Task directions
Return every line from the one with "Let p(λ) = det(λI" through the one with "Consider the 3×3", inclusive, exactly as it appears below.
--- Dataset extract Enclosed Below ---
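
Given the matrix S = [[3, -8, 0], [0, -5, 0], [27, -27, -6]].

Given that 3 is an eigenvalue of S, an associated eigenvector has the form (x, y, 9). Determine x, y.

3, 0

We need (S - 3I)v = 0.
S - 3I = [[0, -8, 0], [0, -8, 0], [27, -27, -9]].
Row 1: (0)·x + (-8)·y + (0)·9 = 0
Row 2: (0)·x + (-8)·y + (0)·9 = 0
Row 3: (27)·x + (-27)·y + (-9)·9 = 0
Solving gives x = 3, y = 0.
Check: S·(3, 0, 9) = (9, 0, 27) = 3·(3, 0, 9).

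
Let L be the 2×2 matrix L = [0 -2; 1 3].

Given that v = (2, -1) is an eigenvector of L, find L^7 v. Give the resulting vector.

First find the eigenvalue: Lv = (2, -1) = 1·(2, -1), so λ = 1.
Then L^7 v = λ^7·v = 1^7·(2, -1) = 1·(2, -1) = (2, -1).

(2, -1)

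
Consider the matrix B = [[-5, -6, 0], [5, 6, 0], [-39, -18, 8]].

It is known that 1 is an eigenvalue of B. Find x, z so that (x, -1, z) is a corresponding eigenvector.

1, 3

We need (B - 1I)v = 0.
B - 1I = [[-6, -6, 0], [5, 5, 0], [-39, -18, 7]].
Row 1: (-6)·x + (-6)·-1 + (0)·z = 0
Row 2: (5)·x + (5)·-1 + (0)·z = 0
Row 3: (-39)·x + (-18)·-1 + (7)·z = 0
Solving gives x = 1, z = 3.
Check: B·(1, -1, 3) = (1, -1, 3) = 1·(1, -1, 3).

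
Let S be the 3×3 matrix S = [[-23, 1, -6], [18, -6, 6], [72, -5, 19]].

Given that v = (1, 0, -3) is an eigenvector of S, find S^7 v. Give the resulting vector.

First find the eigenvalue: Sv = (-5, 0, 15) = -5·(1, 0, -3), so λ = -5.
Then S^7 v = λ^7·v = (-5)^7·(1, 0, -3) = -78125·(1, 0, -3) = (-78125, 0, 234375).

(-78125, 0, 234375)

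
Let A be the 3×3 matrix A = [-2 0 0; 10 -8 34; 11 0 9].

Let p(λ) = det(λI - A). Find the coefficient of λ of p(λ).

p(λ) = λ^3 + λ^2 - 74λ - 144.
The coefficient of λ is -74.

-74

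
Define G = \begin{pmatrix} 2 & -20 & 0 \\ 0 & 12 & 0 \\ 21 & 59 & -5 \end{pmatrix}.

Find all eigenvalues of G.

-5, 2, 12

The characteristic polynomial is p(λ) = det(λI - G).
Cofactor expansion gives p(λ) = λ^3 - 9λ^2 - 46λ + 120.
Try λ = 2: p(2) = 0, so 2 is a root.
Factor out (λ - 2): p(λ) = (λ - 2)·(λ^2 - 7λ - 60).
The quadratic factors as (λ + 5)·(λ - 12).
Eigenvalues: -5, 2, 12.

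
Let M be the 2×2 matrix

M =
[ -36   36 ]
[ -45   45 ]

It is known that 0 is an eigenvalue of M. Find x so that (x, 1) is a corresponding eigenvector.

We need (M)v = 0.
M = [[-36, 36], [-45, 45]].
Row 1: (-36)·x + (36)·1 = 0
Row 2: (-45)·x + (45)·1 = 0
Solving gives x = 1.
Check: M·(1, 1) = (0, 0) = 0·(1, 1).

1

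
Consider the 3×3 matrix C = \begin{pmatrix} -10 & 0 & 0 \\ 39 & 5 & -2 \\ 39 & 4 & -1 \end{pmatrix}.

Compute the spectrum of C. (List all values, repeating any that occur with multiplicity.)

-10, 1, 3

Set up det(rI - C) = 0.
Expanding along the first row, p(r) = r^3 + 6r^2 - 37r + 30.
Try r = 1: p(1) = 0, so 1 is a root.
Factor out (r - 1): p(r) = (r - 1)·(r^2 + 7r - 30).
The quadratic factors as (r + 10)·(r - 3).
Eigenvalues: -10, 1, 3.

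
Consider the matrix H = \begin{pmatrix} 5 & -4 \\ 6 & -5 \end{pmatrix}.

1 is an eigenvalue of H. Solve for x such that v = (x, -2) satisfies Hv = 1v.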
--- End of Enclosed Dataset extract ---
Answer to this task
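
Let p(λ) = det(λI - A). Find the coefficient of λ of p(λ).

p(λ) = λ^3 + λ^2 - 74λ - 144.
The coefficient of λ is -74.

-74

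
Define G = \begin{pmatrix} 2 & -20 & 0 \\ 0 & 12 & 0 \\ 21 & 59 & -5 \end{pmatrix}.

Find all eigenvalues of G.

-5, 2, 12

The characteristic polynomial is p(λ) = det(λI - G).
Cofactor expansion gives p(λ) = λ^3 - 9λ^2 - 46λ + 120.
Try λ = 2: p(2) = 0, so 2 is a root.
Factor out (λ - 2): p(λ) = (λ - 2)·(λ^2 - 7λ - 60).
The quadratic factors as (λ + 5)·(λ - 12).
Eigenvalues: -5, 2, 12.

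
Let M be the 2×2 matrix

M =
[ -36   36 ]
[ -45   45 ]

It is known that 0 is an eigenvalue of M. Find x so that (x, 1) is a corresponding eigenvector.

We need (M)v = 0.
M = [[-36, 36], [-45, 45]].
Row 1: (-36)·x + (36)·1 = 0
Row 2: (-45)·x + (45)·1 = 0
Solving gives x = 1.
Check: M·(1, 1) = (0, 0) = 0·(1, 1).

1

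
Consider the 3×3 matrix C = \begin{pmatrix} -10 & 0 & 0 \\ 39 & 5 & -2 \\ 39 & 4 & -1 \end{pmatrix}.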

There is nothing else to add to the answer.